In the listing below, find every line with the string "rectangular" and pull it out.
---------------
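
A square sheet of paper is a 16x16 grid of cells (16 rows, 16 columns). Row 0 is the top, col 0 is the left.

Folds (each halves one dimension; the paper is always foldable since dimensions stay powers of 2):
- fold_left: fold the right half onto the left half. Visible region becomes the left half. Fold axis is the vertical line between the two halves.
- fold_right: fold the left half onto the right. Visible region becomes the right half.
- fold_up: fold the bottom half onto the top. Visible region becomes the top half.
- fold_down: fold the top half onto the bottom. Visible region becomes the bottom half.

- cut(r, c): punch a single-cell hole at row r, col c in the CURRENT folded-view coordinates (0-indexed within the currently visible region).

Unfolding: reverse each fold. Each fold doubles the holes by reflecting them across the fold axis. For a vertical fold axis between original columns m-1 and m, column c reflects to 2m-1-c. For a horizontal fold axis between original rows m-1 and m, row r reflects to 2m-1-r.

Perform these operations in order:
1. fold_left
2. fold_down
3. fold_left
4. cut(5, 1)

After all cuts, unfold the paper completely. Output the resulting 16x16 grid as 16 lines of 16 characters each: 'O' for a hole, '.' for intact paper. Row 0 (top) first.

Op 1 fold_left: fold axis v@8; visible region now rows[0,16) x cols[0,8) = 16x8
Op 2 fold_down: fold axis h@8; visible region now rows[8,16) x cols[0,8) = 8x8
Op 3 fold_left: fold axis v@4; visible region now rows[8,16) x cols[0,4) = 8x4
Op 4 cut(5, 1): punch at orig (13,1); cuts so far [(13, 1)]; region rows[8,16) x cols[0,4) = 8x4
Unfold 1 (reflect across v@4): 2 holes -> [(13, 1), (13, 6)]
Unfold 2 (reflect across h@8): 4 holes -> [(2, 1), (2, 6), (13, 1), (13, 6)]
Unfold 3 (reflect across v@8): 8 holes -> [(2, 1), (2, 6), (2, 9), (2, 14), (13, 1), (13, 6), (13, 9), (13, 14)]

Answer: ................
................
.O....O..O....O.
................
................
................
................
................
................
................
................
................
................
.O....O..O....O.
................
................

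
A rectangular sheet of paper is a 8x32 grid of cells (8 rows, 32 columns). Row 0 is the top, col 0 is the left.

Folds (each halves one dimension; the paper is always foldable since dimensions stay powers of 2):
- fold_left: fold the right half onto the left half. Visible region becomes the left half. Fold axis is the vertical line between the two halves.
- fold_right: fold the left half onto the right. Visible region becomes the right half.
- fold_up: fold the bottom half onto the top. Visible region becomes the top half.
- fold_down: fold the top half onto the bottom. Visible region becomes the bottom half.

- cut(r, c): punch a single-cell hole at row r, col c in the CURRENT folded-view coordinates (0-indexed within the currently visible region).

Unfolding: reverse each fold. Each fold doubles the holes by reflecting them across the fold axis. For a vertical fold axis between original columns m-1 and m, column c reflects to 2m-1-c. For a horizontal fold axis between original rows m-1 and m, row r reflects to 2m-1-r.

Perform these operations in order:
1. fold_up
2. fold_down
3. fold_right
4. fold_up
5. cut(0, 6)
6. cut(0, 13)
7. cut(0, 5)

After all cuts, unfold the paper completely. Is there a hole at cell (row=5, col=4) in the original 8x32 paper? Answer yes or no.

Op 1 fold_up: fold axis h@4; visible region now rows[0,4) x cols[0,32) = 4x32
Op 2 fold_down: fold axis h@2; visible region now rows[2,4) x cols[0,32) = 2x32
Op 3 fold_right: fold axis v@16; visible region now rows[2,4) x cols[16,32) = 2x16
Op 4 fold_up: fold axis h@3; visible region now rows[2,3) x cols[16,32) = 1x16
Op 5 cut(0, 6): punch at orig (2,22); cuts so far [(2, 22)]; region rows[2,3) x cols[16,32) = 1x16
Op 6 cut(0, 13): punch at orig (2,29); cuts so far [(2, 22), (2, 29)]; region rows[2,3) x cols[16,32) = 1x16
Op 7 cut(0, 5): punch at orig (2,21); cuts so far [(2, 21), (2, 22), (2, 29)]; region rows[2,3) x cols[16,32) = 1x16
Unfold 1 (reflect across h@3): 6 holes -> [(2, 21), (2, 22), (2, 29), (3, 21), (3, 22), (3, 29)]
Unfold 2 (reflect across v@16): 12 holes -> [(2, 2), (2, 9), (2, 10), (2, 21), (2, 22), (2, 29), (3, 2), (3, 9), (3, 10), (3, 21), (3, 22), (3, 29)]
Unfold 3 (reflect across h@2): 24 holes -> [(0, 2), (0, 9), (0, 10), (0, 21), (0, 22), (0, 29), (1, 2), (1, 9), (1, 10), (1, 21), (1, 22), (1, 29), (2, 2), (2, 9), (2, 10), (2, 21), (2, 22), (2, 29), (3, 2), (3, 9), (3, 10), (3, 21), (3, 22), (3, 29)]
Unfold 4 (reflect across h@4): 48 holes -> [(0, 2), (0, 9), (0, 10), (0, 21), (0, 22), (0, 29), (1, 2), (1, 9), (1, 10), (1, 21), (1, 22), (1, 29), (2, 2), (2, 9), (2, 10), (2, 21), (2, 22), (2, 29), (3, 2), (3, 9), (3, 10), (3, 21), (3, 22), (3, 29), (4, 2), (4, 9), (4, 10), (4, 21), (4, 22), (4, 29), (5, 2), (5, 9), (5, 10), (5, 21), (5, 22), (5, 29), (6, 2), (6, 9), (6, 10), (6, 21), (6, 22), (6, 29), (7, 2), (7, 9), (7, 10), (7, 21), (7, 22), (7, 29)]
Holes: [(0, 2), (0, 9), (0, 10), (0, 21), (0, 22), (0, 29), (1, 2), (1, 9), (1, 10), (1, 21), (1, 22), (1, 29), (2, 2), (2, 9), (2, 10), (2, 21), (2, 22), (2, 29), (3, 2), (3, 9), (3, 10), (3, 21), (3, 22), (3, 29), (4, 2), (4, 9), (4, 10), (4, 21), (4, 22), (4, 29), (5, 2), (5, 9), (5, 10), (5, 21), (5, 22), (5, 29), (6, 2), (6, 9), (6, 10), (6, 21), (6, 22), (6, 29), (7, 2), (7, 9), (7, 10), (7, 21), (7, 22), (7, 29)]

Answer: no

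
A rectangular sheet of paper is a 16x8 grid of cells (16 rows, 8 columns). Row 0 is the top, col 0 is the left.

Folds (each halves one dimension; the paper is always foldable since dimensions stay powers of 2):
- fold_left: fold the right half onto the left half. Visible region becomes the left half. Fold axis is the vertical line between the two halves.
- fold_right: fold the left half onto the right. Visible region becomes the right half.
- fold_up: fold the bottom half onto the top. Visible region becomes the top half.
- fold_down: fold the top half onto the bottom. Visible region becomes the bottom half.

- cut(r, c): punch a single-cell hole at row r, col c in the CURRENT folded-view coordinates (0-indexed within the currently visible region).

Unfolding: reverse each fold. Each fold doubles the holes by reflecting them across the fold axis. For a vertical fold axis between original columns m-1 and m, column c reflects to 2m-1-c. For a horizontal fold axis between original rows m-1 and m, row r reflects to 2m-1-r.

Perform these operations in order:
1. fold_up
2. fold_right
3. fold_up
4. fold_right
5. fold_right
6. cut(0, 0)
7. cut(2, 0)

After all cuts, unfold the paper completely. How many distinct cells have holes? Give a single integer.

Answer: 64

Derivation:
Op 1 fold_up: fold axis h@8; visible region now rows[0,8) x cols[0,8) = 8x8
Op 2 fold_right: fold axis v@4; visible region now rows[0,8) x cols[4,8) = 8x4
Op 3 fold_up: fold axis h@4; visible region now rows[0,4) x cols[4,8) = 4x4
Op 4 fold_right: fold axis v@6; visible region now rows[0,4) x cols[6,8) = 4x2
Op 5 fold_right: fold axis v@7; visible region now rows[0,4) x cols[7,8) = 4x1
Op 6 cut(0, 0): punch at orig (0,7); cuts so far [(0, 7)]; region rows[0,4) x cols[7,8) = 4x1
Op 7 cut(2, 0): punch at orig (2,7); cuts so far [(0, 7), (2, 7)]; region rows[0,4) x cols[7,8) = 4x1
Unfold 1 (reflect across v@7): 4 holes -> [(0, 6), (0, 7), (2, 6), (2, 7)]
Unfold 2 (reflect across v@6): 8 holes -> [(0, 4), (0, 5), (0, 6), (0, 7), (2, 4), (2, 5), (2, 6), (2, 7)]
Unfold 3 (reflect across h@4): 16 holes -> [(0, 4), (0, 5), (0, 6), (0, 7), (2, 4), (2, 5), (2, 6), (2, 7), (5, 4), (5, 5), (5, 6), (5, 7), (7, 4), (7, 5), (7, 6), (7, 7)]
Unfold 4 (reflect across v@4): 32 holes -> [(0, 0), (0, 1), (0, 2), (0, 3), (0, 4), (0, 5), (0, 6), (0, 7), (2, 0), (2, 1), (2, 2), (2, 3), (2, 4), (2, 5), (2, 6), (2, 7), (5, 0), (5, 1), (5, 2), (5, 3), (5, 4), (5, 5), (5, 6), (5, 7), (7, 0), (7, 1), (7, 2), (7, 3), (7, 4), (7, 5), (7, 6), (7, 7)]
Unfold 5 (reflect across h@8): 64 holes -> [(0, 0), (0, 1), (0, 2), (0, 3), (0, 4), (0, 5), (0, 6), (0, 7), (2, 0), (2, 1), (2, 2), (2, 3), (2, 4), (2, 5), (2, 6), (2, 7), (5, 0), (5, 1), (5, 2), (5, 3), (5, 4), (5, 5), (5, 6), (5, 7), (7, 0), (7, 1), (7, 2), (7, 3), (7, 4), (7, 5), (7, 6), (7, 7), (8, 0), (8, 1), (8, 2), (8, 3), (8, 4), (8, 5), (8, 6), (8, 7), (10, 0), (10, 1), (10, 2), (10, 3), (10, 4), (10, 5), (10, 6), (10, 7), (13, 0), (13, 1), (13, 2), (13, 3), (13, 4), (13, 5), (13, 6), (13, 7), (15, 0), (15, 1), (15, 2), (15, 3), (15, 4), (15, 5), (15, 6), (15, 7)]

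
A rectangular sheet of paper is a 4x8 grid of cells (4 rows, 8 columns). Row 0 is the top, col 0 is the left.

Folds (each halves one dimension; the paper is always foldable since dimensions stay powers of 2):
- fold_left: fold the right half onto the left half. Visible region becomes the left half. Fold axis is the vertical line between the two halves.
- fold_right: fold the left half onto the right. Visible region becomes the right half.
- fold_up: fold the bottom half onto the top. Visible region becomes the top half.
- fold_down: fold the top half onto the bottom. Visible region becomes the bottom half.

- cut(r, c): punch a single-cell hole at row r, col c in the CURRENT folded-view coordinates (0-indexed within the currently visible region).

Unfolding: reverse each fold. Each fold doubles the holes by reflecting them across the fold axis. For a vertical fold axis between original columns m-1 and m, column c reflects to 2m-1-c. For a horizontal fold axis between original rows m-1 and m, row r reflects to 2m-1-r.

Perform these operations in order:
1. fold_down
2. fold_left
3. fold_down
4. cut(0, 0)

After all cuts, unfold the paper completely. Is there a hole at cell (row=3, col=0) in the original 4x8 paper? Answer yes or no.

Op 1 fold_down: fold axis h@2; visible region now rows[2,4) x cols[0,8) = 2x8
Op 2 fold_left: fold axis v@4; visible region now rows[2,4) x cols[0,4) = 2x4
Op 3 fold_down: fold axis h@3; visible region now rows[3,4) x cols[0,4) = 1x4
Op 4 cut(0, 0): punch at orig (3,0); cuts so far [(3, 0)]; region rows[3,4) x cols[0,4) = 1x4
Unfold 1 (reflect across h@3): 2 holes -> [(2, 0), (3, 0)]
Unfold 2 (reflect across v@4): 4 holes -> [(2, 0), (2, 7), (3, 0), (3, 7)]
Unfold 3 (reflect across h@2): 8 holes -> [(0, 0), (0, 7), (1, 0), (1, 7), (2, 0), (2, 7), (3, 0), (3, 7)]
Holes: [(0, 0), (0, 7), (1, 0), (1, 7), (2, 0), (2, 7), (3, 0), (3, 7)]

Answer: yes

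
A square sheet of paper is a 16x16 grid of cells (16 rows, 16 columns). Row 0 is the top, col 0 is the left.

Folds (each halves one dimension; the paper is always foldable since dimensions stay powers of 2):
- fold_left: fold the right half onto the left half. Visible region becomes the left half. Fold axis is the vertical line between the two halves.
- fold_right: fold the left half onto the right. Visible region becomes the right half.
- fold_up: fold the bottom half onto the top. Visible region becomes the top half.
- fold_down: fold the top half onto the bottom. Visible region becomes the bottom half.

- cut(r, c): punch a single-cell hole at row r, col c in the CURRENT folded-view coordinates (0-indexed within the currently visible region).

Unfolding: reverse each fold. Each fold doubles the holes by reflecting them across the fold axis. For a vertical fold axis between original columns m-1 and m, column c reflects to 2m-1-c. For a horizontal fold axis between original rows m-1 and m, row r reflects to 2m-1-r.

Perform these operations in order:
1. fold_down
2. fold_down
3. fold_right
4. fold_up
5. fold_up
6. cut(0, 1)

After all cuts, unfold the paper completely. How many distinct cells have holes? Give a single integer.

Answer: 32

Derivation:
Op 1 fold_down: fold axis h@8; visible region now rows[8,16) x cols[0,16) = 8x16
Op 2 fold_down: fold axis h@12; visible region now rows[12,16) x cols[0,16) = 4x16
Op 3 fold_right: fold axis v@8; visible region now rows[12,16) x cols[8,16) = 4x8
Op 4 fold_up: fold axis h@14; visible region now rows[12,14) x cols[8,16) = 2x8
Op 5 fold_up: fold axis h@13; visible region now rows[12,13) x cols[8,16) = 1x8
Op 6 cut(0, 1): punch at orig (12,9); cuts so far [(12, 9)]; region rows[12,13) x cols[8,16) = 1x8
Unfold 1 (reflect across h@13): 2 holes -> [(12, 9), (13, 9)]
Unfold 2 (reflect across h@14): 4 holes -> [(12, 9), (13, 9), (14, 9), (15, 9)]
Unfold 3 (reflect across v@8): 8 holes -> [(12, 6), (12, 9), (13, 6), (13, 9), (14, 6), (14, 9), (15, 6), (15, 9)]
Unfold 4 (reflect across h@12): 16 holes -> [(8, 6), (8, 9), (9, 6), (9, 9), (10, 6), (10, 9), (11, 6), (11, 9), (12, 6), (12, 9), (13, 6), (13, 9), (14, 6), (14, 9), (15, 6), (15, 9)]
Unfold 5 (reflect across h@8): 32 holes -> [(0, 6), (0, 9), (1, 6), (1, 9), (2, 6), (2, 9), (3, 6), (3, 9), (4, 6), (4, 9), (5, 6), (5, 9), (6, 6), (6, 9), (7, 6), (7, 9), (8, 6), (8, 9), (9, 6), (9, 9), (10, 6), (10, 9), (11, 6), (11, 9), (12, 6), (12, 9), (13, 6), (13, 9), (14, 6), (14, 9), (15, 6), (15, 9)]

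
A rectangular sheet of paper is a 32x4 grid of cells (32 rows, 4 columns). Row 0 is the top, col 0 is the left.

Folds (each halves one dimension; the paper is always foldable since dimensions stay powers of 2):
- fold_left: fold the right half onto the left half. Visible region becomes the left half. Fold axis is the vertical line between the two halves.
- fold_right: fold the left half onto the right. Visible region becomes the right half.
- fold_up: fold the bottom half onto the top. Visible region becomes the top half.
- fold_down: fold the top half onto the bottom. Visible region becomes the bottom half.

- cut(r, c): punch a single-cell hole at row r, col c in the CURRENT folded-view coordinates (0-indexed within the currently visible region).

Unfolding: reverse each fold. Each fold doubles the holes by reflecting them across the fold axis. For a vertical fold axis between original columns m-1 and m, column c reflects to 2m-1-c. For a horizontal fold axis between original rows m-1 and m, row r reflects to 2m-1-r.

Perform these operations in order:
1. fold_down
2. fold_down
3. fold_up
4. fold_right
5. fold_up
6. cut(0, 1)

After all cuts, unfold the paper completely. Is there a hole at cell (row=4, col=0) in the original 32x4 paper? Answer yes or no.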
---------------
◆ **Exercise solution**:
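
A rectangular sheet of paper is a 8x32 grid of cells (8 rows, 32 columns). Row 0 is the top, col 0 is the left.
A rectangular sheet of paper is a 16x8 grid of cells (16 rows, 8 columns). Row 0 is the top, col 0 is the left.
A rectangular sheet of paper is a 4x8 grid of cells (4 rows, 8 columns). Row 0 is the top, col 0 is the left.
A rectangular sheet of paper is a 32x4 grid of cells (32 rows, 4 columns). Row 0 is the top, col 0 is the left.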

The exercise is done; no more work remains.